Segment Start: MATERIALS PROVIDED

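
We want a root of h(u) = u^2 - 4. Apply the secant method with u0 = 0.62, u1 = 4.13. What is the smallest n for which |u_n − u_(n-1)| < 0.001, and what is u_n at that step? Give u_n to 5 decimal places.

h(0.62) = -3.6156000, h(4.13) = 13.0569000
u2 = 4.1300000 − 13.0569000·(3.5100000)/(16.6725000) = 1.3811789;  |Δ| = 2.7488211
h(1.3811789) = -2.0923447
u3 = 1.3811789 − (-2.0923447)·(-2.7488211)/(-15.1492447) = 1.7608336;  |Δ| = 0.3796547
h(1.7608336) = -0.8994650
u4 = 1.7608336 − (-0.8994650)·(0.3796547)/(1.1928797) = 2.0471040;  |Δ| = 0.2862704
h(2.0471040) = 0.1906346
u5 = 2.0471040 − 0.1906346·(0.2862704)/(1.0900996) = 1.9970415;  |Δ| = 0.0500624
h(1.9970415) = -0.0118251
u6 = 1.9970415 − (-0.0118251)·(-0.0500624)/(-0.2024597) = 1.9999655;  |Δ| = 0.0029240
h(1.9999655) = -0.0001378
u7 = 1.9999655 − (-0.0001378)·(0.0029240)/(0.0116873) = 2.0000000;  |Δ| = 0.0000345
|u7 − u6| = 0.0000345 < 0.001

n = 7, u_n = 2.00000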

Segment End: MATERIALS PROVIDED

§ ABOUT THIS TASK
Having read the entries, output all of them verbatim.

§ EXERCISE RESULT
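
We want a root of h(u) = u^2 - 4. Apply the secant method with u0 = 0.62, u1 = 4.13. What is the smallest n for which |u_n − u_(n-1)| < 0.001, and what is u_n at that step? Give u_n to 5 decimal places.

h(0.62) = -3.6156000, h(4.13) = 13.0569000
u2 = 4.1300000 − 13.0569000·(3.5100000)/(16.6725000) = 1.3811789;  |Δ| = 2.7488211
h(1.3811789) = -2.0923447
u3 = 1.3811789 − (-2.0923447)·(-2.7488211)/(-15.1492447) = 1.7608336;  |Δ| = 0.3796547
h(1.7608336) = -0.8994650
u4 = 1.7608336 − (-0.8994650)·(0.3796547)/(1.1928797) = 2.0471040;  |Δ| = 0.2862704
h(2.0471040) = 0.1906346
u5 = 2.0471040 − 0.1906346·(0.2862704)/(1.0900996) = 1.9970415;  |Δ| = 0.0500624
h(1.9970415) = -0.0118251
u6 = 1.9970415 − (-0.0118251)·(-0.0500624)/(-0.2024597) = 1.9999655;  |Δ| = 0.0029240
h(1.9999655) = -0.0001378
u7 = 1.9999655 − (-0.0001378)·(0.0029240)/(0.0116873) = 2.0000000;  |Δ| = 0.0000345
|u7 − u6| = 0.0000345 < 0.001

n = 7, u_n = 2.00000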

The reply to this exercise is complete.